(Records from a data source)
------------------------

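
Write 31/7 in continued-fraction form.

Run the Euclidean algorithm on 31 and 7; the successive quotients are the partial quotients a_0, a_1, ... (each step inverts the fractional part left over by the previous one):
  31 = 4*7 + 3, so a_0 = 4.
  7 = 2*3 + 1, so a_1 = 2.
  3 = 3*1 + 0, so a_2 = 3.
The remainder reaches 0 after 3 divisions, so the expansion has 3 partial quotients, read off in order.

[4; 2, 3]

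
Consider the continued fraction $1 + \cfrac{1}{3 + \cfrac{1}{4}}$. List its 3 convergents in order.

Using the convergent recurrence p_i = a_i*p_{i-1} + p_{i-2}, q_i = a_i*q_{i-1} + q_{i-2} with p_{-2}=0, p_{-1}=1, q_{-2}=1, q_{-1}=0:
  i=0: a_0=1, p_0 = 1*1 + 0 = 1, q_0 = 1*0 + 1 = 1.
  i=1: a_1=3, p_1 = 3*1 + 1 = 4, q_1 = 3*1 + 0 = 3.
  i=2: a_2=4, p_2 = 4*4 + 1 = 17, q_2 = 4*3 + 1 = 13.

1/1, 4/3, 17/13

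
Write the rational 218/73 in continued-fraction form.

[2; 1, 72]

Run the Euclidean algorithm on 218 and 73; the successive quotients are the partial quotients a_0, a_1, ... (each step inverts the fractional part left over by the previous one):
  218 = 2*73 + 72, so a_0 = 2.
  73 = 1*72 + 1, so a_1 = 1.
  72 = 72*1 + 0, so a_2 = 72.
The remainder reaches 0 after 3 divisions, so the expansion has 3 partial quotients, read off in order.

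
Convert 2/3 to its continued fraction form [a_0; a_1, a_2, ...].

Run the Euclidean algorithm on 2 and 3; the successive quotients are the partial quotients a_0, a_1, ... (each step inverts the fractional part left over by the previous one):
  2 = 0*3 + 2, so a_0 = 0.
  3 = 1*2 + 1, so a_1 = 1.
  2 = 2*1 + 0, so a_2 = 2.
The remainder reaches 0 after 3 divisions, so the expansion has 3 partial quotients, read off in order.

[0; 1, 2]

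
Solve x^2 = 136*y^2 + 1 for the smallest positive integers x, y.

First expand sqrt(136) as a continued fraction. With x_i = (sqrt(136) + m_i)/d_i and (m_0, d_0) = (0, 1): a_0 = floor(sqrt(136)) = 11, since 11^2 = 121 <= 136 < 144 = 12^2.
Iterate m_{i+1} = d_i*a_i - m_i, d_{i+1} = (136 - m_{i+1}^2)/d_i, a_{i+1} = floor((a_0 + m_{i+1})/d_{i+1}):
  m_1 = 1*11 - 0 = 11, d_1 = (136 - 11^2)/1 = 15/1 = 15, a_1 = floor((11 + 11)/15) = 1.
  m_2 = 15*1 - 11 = 4, d_2 = (136 - 4^2)/15 = 120/15 = 8, a_2 = floor((11 + 4)/8) = 1.
  m_3 = 8*1 - 4 = 4, d_3 = (136 - 4^2)/8 = 120/8 = 15, a_3 = floor((11 + 4)/15) = 1.
  m_4 = 15*1 - 4 = 11, d_4 = (136 - 11^2)/15 = 15/15 = 1, a_4 = floor((11 + 11)/1) = 22.
  m_5 = 1*22 - 11 = 11, d_5 = (136 - 11^2)/1 = 15/1 = 15: (m_5, d_5) = (m_1, d_1) = (11, 15), so from here the quotients repeat a_1, ..., a_4; the period length is 4.
So sqrt(136) = [11; (1, 1, 1, 22)] with period length k = 4.
k is even, so the fundamental solution of x^2 - 136y^2 = 1 is (p_{k-1}, q_{k-1}) = (p_3, q_3); compute convergents through index 3.
Convergents (p_i = a_i*p_{i-1} + p_{i-2}, q_i = a_i*q_{i-1} + q_{i-2} with p_{-2}=0, p_{-1}=1, q_{-2}=1, q_{-1}=0):
  i=0: a_0=11, p_0 = 11*1 + 0 = 11, q_0 = 11*0 + 1 = 1.
  i=1: a_1=1, p_1 = 1*11 + 1 = 12, q_1 = 1*1 + 0 = 1.
  i=2: a_2=1, p_2 = 1*12 + 11 = 23, q_2 = 1*1 + 1 = 2.
  i=3: a_3=1, p_3 = 1*23 + 12 = 35, q_3 = 1*2 + 1 = 3.
Check: 35^2 - 136*3^2 = 1225 - 1224 = 1, so (x, y) = (35, 3) solves the equation, and by the theorem it is the least positive solution.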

------------------------

What to do:
Please output each entry above exactly, leaving nothing out.

Response:
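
Write 31/7 in continued-fraction form.

Run the Euclidean algorithm on 31 and 7; the successive quotients are the partial quotients a_0, a_1, ... (each step inverts the fractional part left over by the previous one):
  31 = 4*7 + 3, so a_0 = 4.
  7 = 2*3 + 1, so a_1 = 2.
  3 = 3*1 + 0, so a_2 = 3.
The remainder reaches 0 after 3 divisions, so the expansion has 3 partial quotients, read off in order.

[4; 2, 3]

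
Consider the continued fraction $1 + \cfrac{1}{3 + \cfrac{1}{4}}$. List its 3 convergents in order.

Using the convergent recurrence p_i = a_i*p_{i-1} + p_{i-2}, q_i = a_i*q_{i-1} + q_{i-2} with p_{-2}=0, p_{-1}=1, q_{-2}=1, q_{-1}=0:
  i=0: a_0=1, p_0 = 1*1 + 0 = 1, q_0 = 1*0 + 1 = 1.
  i=1: a_1=3, p_1 = 3*1 + 1 = 4, q_1 = 3*1 + 0 = 3.
  i=2: a_2=4, p_2 = 4*4 + 1 = 17, q_2 = 4*3 + 1 = 13.

1/1, 4/3, 17/13

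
Write the rational 218/73 in continued-fraction form.

[2; 1, 72]

Run the Euclidean algorithm on 218 and 73; the successive quotients are the partial quotients a_0, a_1, ... (each step inverts the fractional part left over by the previous one):
  218 = 2*73 + 72, so a_0 = 2.
  73 = 1*72 + 1, so a_1 = 1.
  72 = 72*1 + 0, so a_2 = 72.
The remainder reaches 0 after 3 divisions, so the expansion has 3 partial quotients, read off in order.

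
Convert 2/3 to its continued fraction form [a_0; a_1, a_2, ...].

Run the Euclidean algorithm on 2 and 3; the successive quotients are the partial quotients a_0, a_1, ... (each step inverts the fractional part left over by the previous one):
  2 = 0*3 + 2, so a_0 = 0.
  3 = 1*2 + 1, so a_1 = 1.
  2 = 2*1 + 0, so a_2 = 2.
The remainder reaches 0 after 3 divisions, so the expansion has 3 partial quotients, read off in order.

[0; 1, 2]

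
Solve x^2 = 136*y^2 + 1 for the smallest positive integers x, y.

First expand sqrt(136) as a continued fraction. With x_i = (sqrt(136) + m_i)/d_i and (m_0, d_0) = (0, 1): a_0 = floor(sqrt(136)) = 11, since 11^2 = 121 <= 136 < 144 = 12^2.
Iterate m_{i+1} = d_i*a_i - m_i, d_{i+1} = (136 - m_{i+1}^2)/d_i, a_{i+1} = floor((a_0 + m_{i+1})/d_{i+1}):
  m_1 = 1*11 - 0 = 11, d_1 = (136 - 11^2)/1 = 15/1 = 15, a_1 = floor((11 + 11)/15) = 1.
  m_2 = 15*1 - 11 = 4, d_2 = (136 - 4^2)/15 = 120/15 = 8, a_2 = floor((11 + 4)/8) = 1.
  m_3 = 8*1 - 4 = 4, d_3 = (136 - 4^2)/8 = 120/8 = 15, a_3 = floor((11 + 4)/15) = 1.
  m_4 = 15*1 - 4 = 11, d_4 = (136 - 11^2)/15 = 15/15 = 1, a_4 = floor((11 + 11)/1) = 22.
  m_5 = 1*22 - 11 = 11, d_5 = (136 - 11^2)/1 = 15/1 = 15: (m_5, d_5) = (m_1, d_1) = (11, 15), so from here the quotients repeat a_1, ..., a_4; the period length is 4.
So sqrt(136) = [11; (1, 1, 1, 22)] with period length k = 4.
k is even, so the fundamental solution of x^2 - 136y^2 = 1 is (p_{k-1}, q_{k-1}) = (p_3, q_3); compute convergents through index 3.
Convergents (p_i = a_i*p_{i-1} + p_{i-2}, q_i = a_i*q_{i-1} + q_{i-2} with p_{-2}=0, p_{-1}=1, q_{-2}=1, q_{-1}=0):
  i=0: a_0=11, p_0 = 11*1 + 0 = 11, q_0 = 11*0 + 1 = 1.
  i=1: a_1=1, p_1 = 1*11 + 1 = 12, q_1 = 1*1 + 0 = 1.
  i=2: a_2=1, p_2 = 1*12 + 11 = 23, q_2 = 1*1 + 1 = 2.
  i=3: a_3=1, p_3 = 1*23 + 12 = 35, q_3 = 1*2 + 1 = 3.
Check: 35^2 - 136*3^2 = 1225 - 1224 = 1, so (x, y) = (35, 3) solves the equation, and by the theorem it is the least positive solution.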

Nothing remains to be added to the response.